▶ _Action item_: Beginning with the line where "Apply the arc" appears, repeat every remaining line of the entries exactly, the last line included.

Start of Material provided

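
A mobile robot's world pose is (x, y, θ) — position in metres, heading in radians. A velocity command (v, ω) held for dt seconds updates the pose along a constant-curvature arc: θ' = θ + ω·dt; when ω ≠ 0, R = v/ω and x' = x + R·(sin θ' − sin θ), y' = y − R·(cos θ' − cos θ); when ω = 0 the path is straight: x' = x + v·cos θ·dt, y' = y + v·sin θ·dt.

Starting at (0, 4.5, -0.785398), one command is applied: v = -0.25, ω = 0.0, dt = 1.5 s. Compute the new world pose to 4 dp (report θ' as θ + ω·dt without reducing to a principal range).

(-0.2652, 4.7652, -0.7854)

θ' = -0.7854 + 0.0·1.5 = -0.7854
ω = 0 → straight: x' = 0 + -0.25·cos(-0.7854)·1.5 = -0.2652
y' = 4.5 + -0.25·sin(-0.7854)·1.5 = 4.7652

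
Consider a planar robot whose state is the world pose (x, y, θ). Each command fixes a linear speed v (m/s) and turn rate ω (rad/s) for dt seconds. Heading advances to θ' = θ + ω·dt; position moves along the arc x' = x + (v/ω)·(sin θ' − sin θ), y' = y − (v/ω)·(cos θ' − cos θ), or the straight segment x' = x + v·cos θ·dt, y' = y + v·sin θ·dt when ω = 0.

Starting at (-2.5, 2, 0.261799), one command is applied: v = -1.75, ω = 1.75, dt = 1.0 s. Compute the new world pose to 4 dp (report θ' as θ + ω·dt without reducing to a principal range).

θ' = 0.2618 + 1.75·1.0 = 2.0118
R = v/ω = -1.75/1.75 = -1.0000
x' = -2.5 + -1.0000·(sin 2.0118 − sin 0.2618) = -3.1455
y' = 2 − -1.0000·(cos 2.0118 − cos 0.2618) = 0.6072

(-3.1455, 0.6072, 2.0118)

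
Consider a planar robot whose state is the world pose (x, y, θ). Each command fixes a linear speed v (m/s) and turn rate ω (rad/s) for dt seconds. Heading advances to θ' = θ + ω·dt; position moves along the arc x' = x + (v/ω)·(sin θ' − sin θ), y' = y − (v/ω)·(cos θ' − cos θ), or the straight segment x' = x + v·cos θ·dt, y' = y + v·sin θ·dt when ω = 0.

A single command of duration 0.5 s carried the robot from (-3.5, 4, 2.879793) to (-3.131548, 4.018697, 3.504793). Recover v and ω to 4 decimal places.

Δθ = 3.504793 − 2.879793 = 0.625000
ω = Δθ/dt = 0.625000/0.5 = 1.2500
R = Δx/(sin θ' − sin θ) = -0.6000
v = R·ω = -0.6000·1.2500 = -0.7500

v = -0.7500, ω = 1.2500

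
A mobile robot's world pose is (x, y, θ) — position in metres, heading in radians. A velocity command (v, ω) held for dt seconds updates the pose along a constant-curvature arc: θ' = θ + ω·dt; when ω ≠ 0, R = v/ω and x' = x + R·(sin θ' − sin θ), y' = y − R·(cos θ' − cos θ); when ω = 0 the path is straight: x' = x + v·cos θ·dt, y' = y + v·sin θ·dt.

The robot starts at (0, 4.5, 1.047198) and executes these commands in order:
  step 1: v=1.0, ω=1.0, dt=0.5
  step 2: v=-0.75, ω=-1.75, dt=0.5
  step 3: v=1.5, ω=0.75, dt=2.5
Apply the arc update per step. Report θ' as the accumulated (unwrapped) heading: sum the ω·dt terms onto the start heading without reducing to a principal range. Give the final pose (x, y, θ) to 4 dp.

step 1: θ'=1.5472 (R=1.0000) → pose (0.1337, 4.9764, 1.5472)
step 2: θ'=0.6722 (R=0.4286) → pose (-0.0279, 4.6512, 0.6722)
step 3: θ'=2.5472 (R=2.0000) → pose (-0.1533, 7.8731, 2.5472)

(-0.1533, 7.8731, 2.5472)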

End of Material provided

▶ _Completed task_:
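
Apply the arc update per step. Report θ' as the accumulated (unwrapped) heading: sum the ω·dt terms onto the start heading without reducing to a principal range. Give the final pose (x, y, θ) to 4 dp.

step 1: θ'=1.5472 (R=1.0000) → pose (0.1337, 4.9764, 1.5472)
step 2: θ'=0.6722 (R=0.4286) → pose (-0.0279, 4.6512, 0.6722)
step 3: θ'=2.5472 (R=2.0000) → pose (-0.1533, 7.8731, 2.5472)

(-0.1533, 7.8731, 2.5472)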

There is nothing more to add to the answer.